- **TRY IT**:
The lines to repeat are those below from the one containing "labels = ['A', 'B', 'C', 'D', 'E']" down to the one containing "3, 67, 214]]", both included; reproduce them exactly and nothing else.

[Stored data entries]
== == ==
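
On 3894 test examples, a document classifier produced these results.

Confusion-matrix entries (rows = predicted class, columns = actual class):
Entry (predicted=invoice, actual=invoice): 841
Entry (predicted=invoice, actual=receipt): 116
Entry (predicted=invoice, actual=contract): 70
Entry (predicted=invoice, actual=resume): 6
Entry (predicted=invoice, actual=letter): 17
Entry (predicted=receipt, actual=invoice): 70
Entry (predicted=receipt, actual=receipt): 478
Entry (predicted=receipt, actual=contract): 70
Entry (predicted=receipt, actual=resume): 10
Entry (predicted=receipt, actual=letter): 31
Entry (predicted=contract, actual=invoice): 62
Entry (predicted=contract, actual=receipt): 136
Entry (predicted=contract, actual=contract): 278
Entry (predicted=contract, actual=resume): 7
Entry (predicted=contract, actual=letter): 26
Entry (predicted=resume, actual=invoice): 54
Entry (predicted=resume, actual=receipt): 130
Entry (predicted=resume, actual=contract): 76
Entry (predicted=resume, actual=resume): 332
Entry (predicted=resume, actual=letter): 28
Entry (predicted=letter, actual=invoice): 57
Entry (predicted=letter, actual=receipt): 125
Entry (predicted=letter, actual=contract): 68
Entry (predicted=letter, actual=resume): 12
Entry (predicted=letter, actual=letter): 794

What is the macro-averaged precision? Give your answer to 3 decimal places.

0.672

Per-class precision (TP/(TP+FP)):
  invoice: TP=841, FP=116+70+6+17=209 → 841/1050 = 0.8010
  receipt: TP=478, FP=70+70+10+31=181 → 478/659 = 0.7253
  contract: TP=278, FP=62+136+7+26=231 → 278/509 = 0.5462
  resume: TP=332, FP=54+130+76+28=288 → 332/620 = 0.5355
  letter: TP=794, FP=57+125+68+12=262 → 794/1056 = 0.7519
Macro-precision = mean = (0.8010 + 0.7253 + 0.5462 + 0.5355 + 0.7519) / 5 = 0.672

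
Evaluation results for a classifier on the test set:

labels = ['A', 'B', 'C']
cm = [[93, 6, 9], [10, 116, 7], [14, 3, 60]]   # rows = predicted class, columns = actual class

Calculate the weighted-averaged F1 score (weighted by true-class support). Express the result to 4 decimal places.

0.8451

Per-class F1 score (2·TP/(2·TP+FP+FN)):
  A: TP=93, FP=6+9=15, FN=10+14=24 → 186/225 = 0.82667
  B: TP=116, FP=10+7=17, FN=6+3=9 → 232/258 = 0.89922
  C: TP=60, FP=14+3=17, FN=9+7=16 → 120/153 = 0.78431
Weighted-F1 score = Σ (supportᵢ/N)·F1 scoreᵢ with N=318: (117/318)·0.82667 + (125/318)·0.89922 + (76/318)·0.78431 = 0.8451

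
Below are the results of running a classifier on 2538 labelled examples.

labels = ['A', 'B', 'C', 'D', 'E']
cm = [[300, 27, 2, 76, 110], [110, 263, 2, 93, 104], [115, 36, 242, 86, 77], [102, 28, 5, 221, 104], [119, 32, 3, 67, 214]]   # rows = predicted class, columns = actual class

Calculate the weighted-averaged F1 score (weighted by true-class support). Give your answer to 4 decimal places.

Per-class F1 score (2·TP/(2·TP+FP+FN)):
  A: TP=300, FP=27+2+76+110=215, FN=110+115+102+119=446 → 600/1261 = 0.47581
  B: TP=263, FP=110+2+93+104=309, FN=27+36+28+32=123 → 526/958 = 0.54906
  C: TP=242, FP=115+36+86+77=314, FN=2+2+5+3=12 → 484/810 = 0.59753
  D: TP=221, FP=102+28+5+104=239, FN=76+93+86+67=322 → 442/1003 = 0.44068
  E: TP=214, FP=119+32+3+67=221, FN=110+104+77+104=395 → 428/1044 = 0.40996
Weighted-F1 score = Σ (supportᵢ/N)·F1 scoreᵢ with N=2538: (746/2538)·0.47581 + (386/2538)·0.54906 + (254/2538)·0.59753 + (543/2538)·0.44068 + (609/2538)·0.40996 = 0.4758

0.4758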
== == ==
- **THE COMPLETED TASK**:
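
labels = ['A', 'B', 'C', 'D', 'E']
cm = [[300, 27, 2, 76, 110], [110, 263, 2, 93, 104], [115, 36, 242, 86, 77], [102, 28, 5, 221, 104], [119, 32, 3, 67, 214]]   # rows = predicted class, columns = actual class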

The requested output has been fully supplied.